- [Input material]
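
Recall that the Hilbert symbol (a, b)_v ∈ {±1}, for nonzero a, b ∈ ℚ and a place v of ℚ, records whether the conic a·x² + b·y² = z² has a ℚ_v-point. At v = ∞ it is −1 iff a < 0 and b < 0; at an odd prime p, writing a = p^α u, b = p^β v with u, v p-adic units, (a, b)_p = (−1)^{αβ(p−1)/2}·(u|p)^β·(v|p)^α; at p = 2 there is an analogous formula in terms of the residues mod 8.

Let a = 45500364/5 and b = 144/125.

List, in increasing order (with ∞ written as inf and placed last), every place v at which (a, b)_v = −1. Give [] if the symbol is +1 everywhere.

[7, 13, 17, 43]

Mod squares: a ≡ 6319495, b ≡ 5. Check v ∈ {∞, 2, 3, 5, 7, 13, 17, 19, 43}.
v=13: a=13^1·(≡5), b=13^0·(≡5) mod 13; (5|13)=-1, (5|13)=-1; (−1)^{1·0·6}·(-1)^0·(-1)^1 = -1.
v=19: a=19^1·(≡3), b=19^0·(≡1) mod 19; (3|19)=-1, (1|19)=+1; (−1)^{1·0·9}·(-1)^0·(+1)^1 = +1.
v=7: a=7^1·(≡4), b=7^0·(≡3) mod 7; (4|7)=+1, (3|7)=-1; (−1)^{1·0·3}·(+1)^0·(-1)^1 = -1.
v=∞: 6319495 > 0 and 5 > 0  ⇒  (a,b)_∞ = +1.
v=5: a=5^-1·(≡4), b=5^-3·(≡4) mod 5; (4|5)=+1, (4|5)=+1; (−1)^{-1·-3·2}·(+1)^-3·(+1)^-1 = +1.
v=43: a=43^1·(≡18), b=43^0·(≡7) mod 43; (18|43)=-1, (7|43)=-1; (−1)^{1·0·21}·(-1)^0·(-1)^1 = -1.
v=17: a=17^1·(≡16), b=17^0·(≡7) mod 17; (16|17)=+1, (7|17)=-1; (−1)^{1·0·8}·(+1)^0·(-1)^1 = -1.
v=3: a=3^2·(≡1), b=3^2·(≡2) mod 3; (1|3)=+1, (2|3)=-1; (−1)^{2·2·1}·(+1)^2·(-1)^2 = +1.
v=2: v_2(a)=2, v_2(b)=4; units ≡ 7, 5 (mod 8); ε·ε+αω+βω = 1·0+2·1+4·0 ≡ 0  ⇒  (a,b)_2 = +1.
(6319495, 5 / ℚ) ramifies at {7, 13, 17, 43}: a division algebra.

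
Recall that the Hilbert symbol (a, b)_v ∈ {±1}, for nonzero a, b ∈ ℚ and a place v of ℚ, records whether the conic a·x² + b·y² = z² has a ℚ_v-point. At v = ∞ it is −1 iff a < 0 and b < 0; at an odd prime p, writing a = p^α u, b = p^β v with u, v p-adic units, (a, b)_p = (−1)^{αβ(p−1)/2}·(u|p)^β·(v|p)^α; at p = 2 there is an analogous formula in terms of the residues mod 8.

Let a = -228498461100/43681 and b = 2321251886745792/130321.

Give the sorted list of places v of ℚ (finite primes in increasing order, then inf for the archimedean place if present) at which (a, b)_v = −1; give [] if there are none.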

- [What you should do]
Exact reproduction is required. Give the lines of the data from its first line through the line containing "Let a = 45500364/5 and b = 144/125.", and no others.

- [Solution to the exercise]
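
Recall that the Hilbert symbol (a, b)_v ∈ {±1}, for nonzero a, b ∈ ℚ and a place v of ℚ, records whether the conic a·x² + b·y² = z² has a ℚ_v-point. At v = ∞ it is −1 iff a < 0 and b < 0; at an odd prime p, writing a = p^α u, b = p^β v with u, v p-adic units, (a, b)_p = (−1)^{αβ(p−1)/2}·(u|p)^β·(v|p)^α; at p = 2 there is an analogous formula in terms of the residues mod 8.

Let a = 45500364/5 and b = 144/125.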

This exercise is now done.